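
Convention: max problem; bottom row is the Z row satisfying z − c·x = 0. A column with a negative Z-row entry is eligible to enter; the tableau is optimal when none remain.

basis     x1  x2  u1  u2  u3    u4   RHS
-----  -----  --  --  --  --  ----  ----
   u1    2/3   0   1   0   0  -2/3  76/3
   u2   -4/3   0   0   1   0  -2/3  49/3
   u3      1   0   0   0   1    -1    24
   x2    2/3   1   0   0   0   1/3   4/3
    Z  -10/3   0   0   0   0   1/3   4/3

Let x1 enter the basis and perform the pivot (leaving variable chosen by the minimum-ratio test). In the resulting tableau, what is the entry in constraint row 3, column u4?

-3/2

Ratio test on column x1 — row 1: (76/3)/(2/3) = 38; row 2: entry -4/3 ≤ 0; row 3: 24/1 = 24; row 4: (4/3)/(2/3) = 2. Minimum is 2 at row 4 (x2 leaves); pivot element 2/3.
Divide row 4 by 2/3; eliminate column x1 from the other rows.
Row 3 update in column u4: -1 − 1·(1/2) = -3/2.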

※ ※ ※

Prompt - Your answer should be the full set of records above, restated exactly.

Answer box -
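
Convention: max problem; bottom row is the Z row satisfying z − c·x = 0. A column with a negative Z-row entry is eligible to enter; the tableau is optimal when none remain.

basis     x1  x2  u1  u2  u3    u4   RHS
-----  -----  --  --  --  --  ----  ----
   u1    2/3   0   1   0   0  -2/3  76/3
   u2   -4/3   0   0   1   0  -2/3  49/3
   u3      1   0   0   0   1    -1    24
   x2    2/3   1   0   0   0   1/3   4/3
    Z  -10/3   0   0   0   0   1/3   4/3

Let x1 enter the basis and perform the pivot (leaving variable chosen by the minimum-ratio test). In the resulting tableau, what is the entry in constraint row 3, column u4?

-3/2

Ratio test on column x1 — row 1: (76/3)/(2/3) = 38; row 2: entry -4/3 ≤ 0; row 3: 24/1 = 24; row 4: (4/3)/(2/3) = 2. Minimum is 2 at row 4 (x2 leaves); pivot element 2/3.
Divide row 4 by 2/3; eliminate column x1 from the other rows.
Row 3 update in column u4: -1 − 1·(1/2) = -3/2.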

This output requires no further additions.